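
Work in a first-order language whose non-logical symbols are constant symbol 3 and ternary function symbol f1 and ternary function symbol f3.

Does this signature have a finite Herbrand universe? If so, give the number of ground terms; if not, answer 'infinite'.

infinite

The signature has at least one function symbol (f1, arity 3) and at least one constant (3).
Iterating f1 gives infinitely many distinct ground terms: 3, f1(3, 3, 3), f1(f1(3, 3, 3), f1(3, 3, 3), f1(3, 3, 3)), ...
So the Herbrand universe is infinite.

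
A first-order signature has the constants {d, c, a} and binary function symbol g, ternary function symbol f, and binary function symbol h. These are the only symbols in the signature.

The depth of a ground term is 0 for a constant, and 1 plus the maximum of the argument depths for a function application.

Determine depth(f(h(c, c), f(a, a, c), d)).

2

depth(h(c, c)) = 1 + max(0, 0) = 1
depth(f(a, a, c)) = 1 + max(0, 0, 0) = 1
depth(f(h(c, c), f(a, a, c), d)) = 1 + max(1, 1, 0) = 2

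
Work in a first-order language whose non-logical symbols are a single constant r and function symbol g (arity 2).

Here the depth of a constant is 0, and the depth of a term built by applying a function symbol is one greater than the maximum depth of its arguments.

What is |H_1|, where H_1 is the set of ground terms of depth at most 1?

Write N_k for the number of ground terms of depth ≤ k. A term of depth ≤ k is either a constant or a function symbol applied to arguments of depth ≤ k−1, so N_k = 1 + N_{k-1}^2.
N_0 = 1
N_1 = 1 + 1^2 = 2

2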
--------
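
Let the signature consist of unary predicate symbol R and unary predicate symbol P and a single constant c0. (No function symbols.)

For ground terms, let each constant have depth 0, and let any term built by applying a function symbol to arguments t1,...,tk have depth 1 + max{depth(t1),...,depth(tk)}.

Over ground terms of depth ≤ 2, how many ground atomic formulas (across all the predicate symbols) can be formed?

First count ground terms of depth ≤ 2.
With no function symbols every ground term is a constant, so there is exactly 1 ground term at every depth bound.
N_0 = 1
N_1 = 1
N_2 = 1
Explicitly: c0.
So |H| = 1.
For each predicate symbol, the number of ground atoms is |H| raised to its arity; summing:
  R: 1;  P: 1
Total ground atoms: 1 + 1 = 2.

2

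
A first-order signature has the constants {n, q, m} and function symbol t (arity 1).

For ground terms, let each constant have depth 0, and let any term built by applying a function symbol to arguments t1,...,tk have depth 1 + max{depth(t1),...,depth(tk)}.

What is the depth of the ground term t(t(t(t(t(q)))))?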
--------
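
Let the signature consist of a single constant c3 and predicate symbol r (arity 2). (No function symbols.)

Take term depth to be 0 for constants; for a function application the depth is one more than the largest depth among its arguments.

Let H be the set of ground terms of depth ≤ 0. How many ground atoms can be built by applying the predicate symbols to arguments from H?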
--------
THE TASK>
The answer is a bare number: how many lines of the records contain the string "constants"?

REPLY>
3